*** Opening of MATERIAL FOR THIS EXERCISE ***

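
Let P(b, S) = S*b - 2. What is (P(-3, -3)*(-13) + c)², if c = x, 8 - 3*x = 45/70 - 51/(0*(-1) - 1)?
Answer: 19651489/1764 ≈ 11140.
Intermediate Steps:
P(b, S) = -2 + S*b
x = -611/42 (x = 8/3 - (45/70 - 51/(0*(-1) - 1))/3 = 8/3 - (45*(1/70) - 51/(0 - 1))/3 = 8/3 - (9/14 - 51/(-1))/3 = 8/3 - (9/14 - 51*(-1))/3 = 8/3 - (9/14 + 51)/3 = 8/3 - ⅓*723/14 = 8/3 - 241/14 = -611/42 ≈ -14.548)
c = -611/42 ≈ -14.548
(P(-3, -3)*(-13) + c)² = ((-2 - 3*(-3))*(-13) - 611/42)² = ((-2 + 9)*(-13) - 611/42)² = (7*(-13) - 611/42)² = (-91 - 611/42)² = (-4433/42)² = 19651489/1764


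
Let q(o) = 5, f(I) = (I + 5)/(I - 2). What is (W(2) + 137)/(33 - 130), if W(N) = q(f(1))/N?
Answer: -279/194 ≈ -1.4381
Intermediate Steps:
f(I) = (5 + I)/(-2 + I)
W(N) = 5/N
(W(2) + 137)/(33 - 130) = (5/2 + 137)/(33 - 130) = (5*(1/2) + 137)/(-97) = (5/2 + 137)*(-1/97) = (279/2)*(-1/97) = -279/194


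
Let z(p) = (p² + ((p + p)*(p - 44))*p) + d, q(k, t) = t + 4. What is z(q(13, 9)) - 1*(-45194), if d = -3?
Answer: 34882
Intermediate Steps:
q(k, t) = 4 + t
z(p) = -3 + p² + 2*p²*(-44 + p) (z(p) = (p² + ((p + p)*(p - 44))*p) - 3 = (p² + ((2*p)*(-44 + p))*p) - 3 = (p² + (2*p*(-44 + p))*p) - 3 = (p² + 2*p²*(-44 + p)) - 3 = -3 + p² + 2*p²*(-44 + p))
z(q(13, 9)) - 1*(-45194) = (-3 - 87*(4 + 9)² + 2*(4 + 9)³) - 1*(-45194) = (-3 - 87*13² + 2*13³) + 45194 = (-3 - 87*169 + 2*2197) + 45194 = (-3 - 14703 + 4394) + 45194 = -10312 + 45194 = 34882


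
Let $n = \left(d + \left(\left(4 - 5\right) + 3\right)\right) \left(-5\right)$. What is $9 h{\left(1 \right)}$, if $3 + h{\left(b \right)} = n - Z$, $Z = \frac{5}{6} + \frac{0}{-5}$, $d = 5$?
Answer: $- \frac{699}{2} \approx -349.5$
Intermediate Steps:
$Z = \frac{5}{6}$ ($Z = 5 \cdot \frac{1}{6} + 0 \left(- \frac{1}{5}\right) = \frac{5}{6} + 0 = \frac{5}{6} \approx 0.83333$)
$n = -35$ ($n = \left(5 + \left(\left(4 - 5\right) + 3\right)\right) \left(-5\right) = \left(5 + \left(-1 + 3\right)\right) \left(-5\right) = \left(5 + 2\right) \left(-5\right) = 7 \left(-5\right) = -35$)
$h{\left(b \right)} = - \frac{233}{6}$ ($h{\left(b \right)} = -3 - \frac{215}{6} = - \frac{233}{6}$)
$9 h{\left(1 \right)} = 9 \left(- \frac{233}{6}\right) = - \frac{699}{2}$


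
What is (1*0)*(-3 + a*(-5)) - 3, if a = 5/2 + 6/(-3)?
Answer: -3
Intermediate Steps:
a = 1/2 (a = 5*(1/2) + 6*(-1/3) = 5/2 - 2 = 1/2 ≈ 0.50000)
(1*0)*(-3 + a*(-5)) - 3 = (1*0)*(-3 + (1/2)*(-5)) - 3 = 0*(-3 - 5/2) - 3 = 0*(-11/2) - 3 = 0 - 3 = -3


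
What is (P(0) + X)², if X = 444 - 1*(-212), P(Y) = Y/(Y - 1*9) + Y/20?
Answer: 430336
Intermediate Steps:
P(Y) = Y/20 + Y/(-9 + Y) (P(Y) = Y/(Y - 9) + Y*(1/20) = Y/(-9 + Y) + Y/20 = Y/20 + Y/(-9 + Y))
X = 656 (X = 444 + 212 = 656)
(P(0) + X)² = ((1/20)*0*(11 + 0)/(-9 + 0) + 656)² = ((1/20)*0*11/(-9) + 656)² = ((1/20)*0*(-⅑)*11 + 656)² = (0 + 656)² = 656² = 430336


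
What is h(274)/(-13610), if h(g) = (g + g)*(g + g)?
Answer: -150152/6805 ≈ -22.065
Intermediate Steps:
h(g) = 4*g**2 (h(g) = (2*g)*(2*g) = 4*g**2)
h(274)/(-13610) = (4*274**2)/(-13610) = (4*75076)*(-1/13610) = 300304*(-1/13610) = -150152/6805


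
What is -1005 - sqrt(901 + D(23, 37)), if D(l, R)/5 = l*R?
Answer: -1005 - 2*sqrt(1289) ≈ -1076.8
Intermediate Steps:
D(l, R) = 5*R*l (D(l, R) = 5*(l*R) = 5*(R*l) = 5*R*l)
-1005 - sqrt(901 + D(23, 37)) = -1005 - sqrt(901 + 5*37*23) = -1005 - sqrt(901 + 4255) = -1005 - sqrt(5156) = -1005 - 2*sqrt(1289)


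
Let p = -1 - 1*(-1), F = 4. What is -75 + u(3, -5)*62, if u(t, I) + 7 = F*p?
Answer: -509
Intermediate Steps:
p = 0 (p = -1 + 1 = 0)
u(t, I) = -7 (u(t, I) = -7 + 4*0 = -7 + 0 = -7)
-75 + u(3, -5)*62 = -75 - 7*62 = -75 - 434 = -509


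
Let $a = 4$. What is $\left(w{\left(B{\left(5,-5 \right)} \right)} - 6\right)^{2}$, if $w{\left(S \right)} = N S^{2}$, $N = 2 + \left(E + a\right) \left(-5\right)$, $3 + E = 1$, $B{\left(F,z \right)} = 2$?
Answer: $1444$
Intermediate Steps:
$E = -2$ ($E = -3 + 1 = -2$)
$N = -8$ ($N = 2 + \left(-2 + 4\right) \left(-5\right) = 2 + 2 \left(-5\right) = 2 - 10 = -8$)
$w{\left(S \right)} = - 8 S^{2}$
$\left(w{\left(B{\left(5,-5 \right)} \right)} - 6\right)^{2} = \left(- 8 \cdot 2^{2} - 6\right)^{2} = \left(\left(-8\right) 4 - 6\right)^{2} = \left(-32 - 6\right)^{2} = \left(-38\right)^{2} = 1444$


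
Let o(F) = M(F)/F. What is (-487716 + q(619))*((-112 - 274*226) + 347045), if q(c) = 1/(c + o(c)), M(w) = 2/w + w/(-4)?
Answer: -131820234888931159656/948323483 ≈ -1.3900e+11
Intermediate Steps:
M(w) = 2/w - w/4 (M(w) = 2/w + w*(-¼) = 2/w - w/4)
o(F) = (2/F - F/4)/F
q(c) = 1/(-¼ + c + 2/c²) (q(c) = 1/(c + (-¼ + 2/c²)) = 1/(-¼ + c + 2/c²))
(-487716 + q(619))*((-112 - 274*226) + 347045) = (-487716 + 4*619²/(8 - 1*619² + 4*619³))*((-112 - 274*226) + 347045) = (-487716 + 4*383161/(8 - 1*383161 + 4*237176659))*((-112 - 61924) + 347045) = (-487716 + 4*383161/(8 - 383161 + 948706636))*(-62036 + 347045) = (-487716 + 4*383161/948323483)*285009 = (-487716 + 4*383161*(1/948323483))*285009 = (-487716 + 1532644/948323483)*285009 = -462512534302184/948323483*285009 = -131820234888931159656/948323483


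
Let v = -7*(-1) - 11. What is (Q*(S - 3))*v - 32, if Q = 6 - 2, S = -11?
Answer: 192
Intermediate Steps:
Q = 4
v = -4 (v = 7 - 11 = -4)
(Q*(S - 3))*v - 32 = (4*(-11 - 3))*(-4) - 32 = (4*(-14))*(-4) - 32 = -56*(-4) - 32 = 224 - 32 = 192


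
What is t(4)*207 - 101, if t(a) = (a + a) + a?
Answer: 2383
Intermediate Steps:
t(a) = 3*a (t(a) = 2*a + a = 3*a)
t(4)*207 - 101 = (3*4)*207 - 101 = 12*207 - 101 = 2484 - 101 = 2383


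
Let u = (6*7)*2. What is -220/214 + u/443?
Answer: -39742/47401 ≈ -0.83842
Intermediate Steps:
u = 84 (u = 42*2 = 84)
-220/214 + u/443 = -220/214 + 84/443 = -220*1/214 + 84*(1/443) = -110/107 + 84/443 = -39742/47401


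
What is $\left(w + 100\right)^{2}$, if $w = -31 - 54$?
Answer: $225$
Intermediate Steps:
$w = -85$
$\left(w + 100\right)^{2} = \left(-85 + 100\right)^{2} = 15^{2} = 225$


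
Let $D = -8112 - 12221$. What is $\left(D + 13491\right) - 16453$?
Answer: $-23295$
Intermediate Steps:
$D = -20333$
$\left(D + 13491\right) - 16453 = \left(-20333 + 13491\right) - 16453 = -6842 - 16453 = -23295$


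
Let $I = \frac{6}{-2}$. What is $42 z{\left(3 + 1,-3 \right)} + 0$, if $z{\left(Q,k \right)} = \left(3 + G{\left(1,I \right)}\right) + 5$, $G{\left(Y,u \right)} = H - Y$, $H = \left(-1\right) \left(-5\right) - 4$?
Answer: $336$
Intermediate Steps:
$I = -3$ ($I = 6 \left(- \frac{1}{2}\right) = -3$)
$H = 1$ ($H = 5 - 4 = 1$)
$G{\left(Y,u \right)} = 1 - Y$
$z{\left(Q,k \right)} = 8$ ($z{\left(Q,k \right)} = \left(3 + \left(1 - 1\right)\right) + 5 = \left(3 + 0\right) + 5 = 3 + 5 = 8$)
$42 z{\left(3 + 1,-3 \right)} + 0 = 42 \cdot 8 + 0 = 336 + 0 = 336$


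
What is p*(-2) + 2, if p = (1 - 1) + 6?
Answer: -10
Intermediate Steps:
p = 6 (p = 0 + 6 = 6)
p*(-2) + 2 = 6*(-2) + 2 = -12 + 2 = -10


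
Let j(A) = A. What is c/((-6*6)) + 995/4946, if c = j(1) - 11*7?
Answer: 102929/44514 ≈ 2.3123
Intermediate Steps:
c = -76 (c = 1 - 11*7 = 1 - 77 = -76)
c/((-6*6)) + 995/4946 = -76/((-6*6)) + 995/4946 = -76/(-36) + 995*(1/4946) = -76*(-1/36) + 995/4946 = 19/9 + 995/4946 = 102929/44514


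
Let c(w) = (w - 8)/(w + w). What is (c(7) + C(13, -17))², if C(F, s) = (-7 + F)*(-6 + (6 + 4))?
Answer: 112225/196 ≈ 572.58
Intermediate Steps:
C(F, s) = -28 + 4*F (C(F, s) = (-7 + F)*(-6 + 10) = (-7 + F)*4 = -28 + 4*F)
c(w) = (-8 + w)/(2*w) (c(w) = (-8 + w)/((2*w)) = (-8 + w)*(1/(2*w)) = (-8 + w)/(2*w))
(c(7) + C(13, -17))² = ((½)*(-8 + 7)/7 + (-28 + 4*13))² = ((½)*(⅐)*(-1) + (-28 + 52))² = (-1/14 + 24)² = (335/14)² = 112225/196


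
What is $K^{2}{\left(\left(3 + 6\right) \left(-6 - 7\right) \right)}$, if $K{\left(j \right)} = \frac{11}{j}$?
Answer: $\frac{121}{13689} \approx 0.0088392$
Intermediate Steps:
$K^{2}{\left(\left(3 + 6\right) \left(-6 - 7\right) \right)} = \left(\frac{11}{\left(3 + 6\right) \left(-6 - 7\right)}\right)^{2} = \left(\frac{11}{9 \left(-13\right)}\right)^{2} = \left(\frac{11}{-117}\right)^{2} = \left(11 \left(- \frac{1}{117}\right)\right)^{2} = \left(- \frac{11}{117}\right)^{2} = \frac{121}{13689}$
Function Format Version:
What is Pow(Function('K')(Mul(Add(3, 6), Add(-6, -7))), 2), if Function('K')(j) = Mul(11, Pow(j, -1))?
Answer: Rational(121, 13689) ≈ 0.0088392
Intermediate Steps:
Pow(Function('K')(Mul(Add(3, 6), Add(-6, -7))), 2) = Pow(Mul(11, Pow(Mul(Add(3, 6), Add(-6, -7)), -1)), 2) = Pow(Mul(11, Pow(Mul(9, -13), -1)), 2) = Pow(Mul(11, Pow(-117, -1)), 2) = Pow(Mul(11, Rational(-1, 117)), 2) = Pow(Rational(-11, 117), 2) = Rational(121, 13689)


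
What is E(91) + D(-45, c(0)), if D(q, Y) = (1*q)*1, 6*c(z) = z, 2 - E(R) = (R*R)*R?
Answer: -753614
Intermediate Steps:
E(R) = 2 - R**3 (E(R) = 2 - R*R*R = 2 - R**2*R = 2 - R**3)
c(z) = z/6
D(q, Y) = q (D(q, Y) = q*1 = q)
E(91) + D(-45, c(0)) = (2 - 1*91**3) - 45 = (2 - 1*753571) - 45 = (2 - 753571) - 45 = -753569 - 45 = -753614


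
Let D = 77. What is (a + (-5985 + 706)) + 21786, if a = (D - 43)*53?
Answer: 18309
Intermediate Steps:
a = 1802 (a = (77 - 43)*53 = 34*53 = 1802)
(a + (-5985 + 706)) + 21786 = (1802 + (-5985 + 706)) + 21786 = (1802 - 5279) + 21786 = -3477 + 21786 = 18309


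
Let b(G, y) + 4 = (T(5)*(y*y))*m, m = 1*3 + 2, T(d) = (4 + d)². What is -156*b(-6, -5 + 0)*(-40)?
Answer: 63155040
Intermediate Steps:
m = 5 (m = 3 + 2 = 5)
b(G, y) = -4 + 405*y² (b(G, y) = -4 + ((4 + 5)²*(y*y))*5 = -4 + (9²*y²)*5 = -4 + (81*y²)*5 = -4 + 405*y²)
-156*b(-6, -5 + 0)*(-40) = -156*(-4 + 405*(-5 + 0)²)*(-40) = -156*(-4 + 405*(-5)²)*(-40) = -156*(-4 + 405*25)*(-40) = -156*(-4 + 10125)*(-40) = -156*10121*(-40) = -1578876*(-40) = 63155040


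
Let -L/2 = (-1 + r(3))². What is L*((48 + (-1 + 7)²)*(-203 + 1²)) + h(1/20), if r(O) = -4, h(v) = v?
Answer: 16968001/20 ≈ 8.4840e+5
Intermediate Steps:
L = -50 (L = -2*(-1 - 4)² = -2*(-5)² = -2*25 = -50)
L*((48 + (-1 + 7)²)*(-203 + 1²)) + h(1/20) = -50*(48 + (-1 + 7)²)*(-203 + 1²) + 1/20 = -50*(48 + 6²)*(-203 + 1) + 1/20 = -50*(48 + 36)*(-202) + 1/20 = -4200*(-202) + 1/20 = -50*(-16968) + 1/20 = 848400 + 1/20 = 16968001/20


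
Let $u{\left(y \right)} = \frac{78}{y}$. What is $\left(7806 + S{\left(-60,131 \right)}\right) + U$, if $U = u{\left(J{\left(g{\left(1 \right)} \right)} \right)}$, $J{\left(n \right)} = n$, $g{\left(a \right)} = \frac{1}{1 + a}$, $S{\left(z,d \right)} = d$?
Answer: $8093$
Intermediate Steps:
$U = 156$ ($U = \frac{78}{\frac{1}{1 + 1}} = \frac{78}{\frac{1}{2}} = 78 \frac{1}{\frac{1}{2}} = 78 \cdot 2 = 156$)
$\left(7806 + S{\left(-60,131 \right)}\right) + U = \left(7806 + 131\right) + 156 = 7937 + 156 = 8093$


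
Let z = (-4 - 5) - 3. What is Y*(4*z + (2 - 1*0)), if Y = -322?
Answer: 14812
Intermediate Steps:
z = -12 (z = -9 - 3 = -12)
Y*(4*z + (2 - 1*0)) = -322*(4*(-12) + (2 - 1*0)) = -322*(-48 + (2 + 0)) = -322*(-48 + 2) = -322*(-46) = 14812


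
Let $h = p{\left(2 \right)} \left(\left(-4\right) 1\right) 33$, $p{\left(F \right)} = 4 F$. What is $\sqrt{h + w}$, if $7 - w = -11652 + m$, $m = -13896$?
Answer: $\sqrt{24499} \approx 156.52$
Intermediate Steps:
$w = 25555$ ($w = 7 - \left(-11652 - 13896\right) = 7 - -25548 = 7 + 25548 = 25555$)
$h = -1056$ ($h = 4 \cdot 2 \left(\left(-4\right) 1\right) 33 = 8 \left(-4\right) 33 = \left(-32\right) 33 = -1056$)
$\sqrt{h + w} = \sqrt{-1056 + 25555} = \sqrt{24499}$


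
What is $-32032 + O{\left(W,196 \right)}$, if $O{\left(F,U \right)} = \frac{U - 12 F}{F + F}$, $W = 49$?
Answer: $-32036$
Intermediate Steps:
$O{\left(F,U \right)} = \frac{U - 12 F}{2 F}$
$-32032 + O{\left(W,196 \right)} = -32032 - \left(6 - \frac{98}{49}\right) = -32032 - \left(6 - 2\right) = -32032 + \left(-6 + 2\right) = -32032 - 4 = -32036$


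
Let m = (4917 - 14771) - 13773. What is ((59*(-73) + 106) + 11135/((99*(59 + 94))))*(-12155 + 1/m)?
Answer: 1074775921189096/21051657 ≈ 5.1054e+7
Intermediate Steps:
m = -23627 (m = -9854 - 13773 = -23627)
((59*(-73) + 106) + 11135/((99*(59 + 94))))*(-12155 + 1/m) = ((59*(-73) + 106) + 11135/((99*(59 + 94))))*(-12155 + 1/(-23627)) = ((-4307 + 106) + 11135/((99*153)))*(-12155 - 1/23627) = (-4201 + 11135/15147)*(-287186186/23627) = (-4201 + 11135*(1/15147))*(-287186186/23627) = (-4201 + 655/891)*(-287186186/23627) = -3742436/891*(-287186186/23627) = 1074775921189096/21051657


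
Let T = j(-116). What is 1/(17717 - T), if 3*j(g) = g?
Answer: 3/53267 ≈ 5.6320e-5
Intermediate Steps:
j(g) = g/3
T = -116/3 (T = (⅓)*(-116) = -116/3 ≈ -38.667)
1/(17717 - T) = 1/(17717 - 1*(-116/3)) = 1/(17717 + 116/3) = 1/(53267/3) = 3/53267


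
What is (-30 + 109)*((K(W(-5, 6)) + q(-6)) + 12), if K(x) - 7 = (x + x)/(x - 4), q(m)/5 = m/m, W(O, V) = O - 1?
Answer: 9954/5 ≈ 1990.8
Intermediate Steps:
W(O, V) = -1 + O
q(m) = 5 (q(m) = 5*(m/m) = 5*1 = 5)
K(x) = 7 + 2*x/(-4 + x) (K(x) = 7 + (x + x)/(x - 4) = 7 + (2*x)/(-4 + x) = 7 + 2*x/(-4 + x))
(-30 + 109)*((K(W(-5, 6)) + q(-6)) + 12) = (-30 + 109)*(((-28 + 9*(-1 - 5))/(-4 + (-1 - 5)) + 5) + 12) = 79*(((-28 + 9*(-6))/(-4 - 6) + 5) + 12) = 79*(((-28 - 54)/(-10) + 5) + 12) = 79*((-⅒*(-82) + 5) + 12) = 79*((41/5 + 5) + 12) = 79*(66/5 + 12) = 79*(126/5) = 9954/5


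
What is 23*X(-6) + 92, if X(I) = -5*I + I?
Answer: 644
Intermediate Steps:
X(I) = -4*I
23*X(-6) + 92 = 23*(-4*(-6)) + 92 = 23*24 + 92 = 552 + 92 = 644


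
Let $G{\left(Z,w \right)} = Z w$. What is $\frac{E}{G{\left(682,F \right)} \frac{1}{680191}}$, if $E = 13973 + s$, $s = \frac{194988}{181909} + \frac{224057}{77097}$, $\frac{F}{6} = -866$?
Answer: $- \frac{66666220563178370899}{24849358801895628} \approx -2682.8$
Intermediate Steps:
$F = -5196$ ($F = 6 \left(-866\right) = -5196$)
$s = \frac{55790974649}{14024638173}$ ($s = 194988 \cdot \frac{1}{181909} + 224057 \cdot \frac{1}{77097} = \frac{194988}{181909} + \frac{224057}{77097} = \frac{55790974649}{14024638173} \approx 3.9781$)
$E = \frac{196022060165978}{14024638173}$ ($E = 13973 + \frac{55790974649}{14024638173} = \frac{196022060165978}{14024638173} \approx 13977.0$)
$\frac{E}{G{\left(682,F \right)} \frac{1}{680191}} = \frac{196022060165978}{14024638173 \frac{682 \left(-5196\right)}{680191}} = \frac{196022060165978}{14024638173 \left(\left(-3543672\right) \frac{1}{680191}\right)} = \frac{196022060165978}{14024638173 \left(- \frac{3543672}{680191}\right)} = \frac{196022060165978}{14024638173} \left(- \frac{680191}{3543672}\right) = - \frac{66666220563178370899}{24849358801895628}$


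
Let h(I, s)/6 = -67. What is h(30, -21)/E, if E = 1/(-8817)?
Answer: 3544434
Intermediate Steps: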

*** Close of MATERIAL FOR THIS EXERCISE ***

- EXERCISE INSTRUCTIONS -
Your answer should be the lines of the listing above between the line holding "Let -L/2 = (-1" and the line holding "Answer: 14812", inclusive, restated word for word and alone.

- TASK ANSWER -
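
Let -L/2 = (-1 + r(3))². What is L*((48 + (-1 + 7)²)*(-203 + 1²)) + h(1/20), if r(O) = -4, h(v) = v?
Answer: 16968001/20 ≈ 8.4840e+5
Intermediate Steps:
L = -50 (L = -2*(-1 - 4)² = -2*(-5)² = -2*25 = -50)
L*((48 + (-1 + 7)²)*(-203 + 1²)) + h(1/20) = -50*(48 + (-1 + 7)²)*(-203 + 1²) + 1/20 = -50*(48 + 6²)*(-203 + 1) + 1/20 = -50*(48 + 36)*(-202) + 1/20 = -4200*(-202) + 1/20 = -50*(-16968) + 1/20 = 848400 + 1/20 = 16968001/20


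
Let $u{\left(y \right)} = \frac{78}{y}$. What is $\left(7806 + S{\left(-60,131 \right)}\right) + U$, if $U = u{\left(J{\left(g{\left(1 \right)} \right)} \right)}$, $J{\left(n \right)} = n$, $g{\left(a \right)} = \frac{1}{1 + a}$, $S{\left(z,d \right)} = d$?
Answer: $8093$
Intermediate Steps:
$U = 156$ ($U = \frac{78}{\frac{1}{1 + 1}} = \frac{78}{\frac{1}{2}} = 78 \frac{1}{\frac{1}{2}} = 78 \cdot 2 = 156$)
$\left(7806 + S{\left(-60,131 \right)}\right) + U = \left(7806 + 131\right) + 156 = 7937 + 156 = 8093$


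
Let z = (-4 - 5) - 3. What is Y*(4*z + (2 - 1*0)), if Y = -322?
Answer: 14812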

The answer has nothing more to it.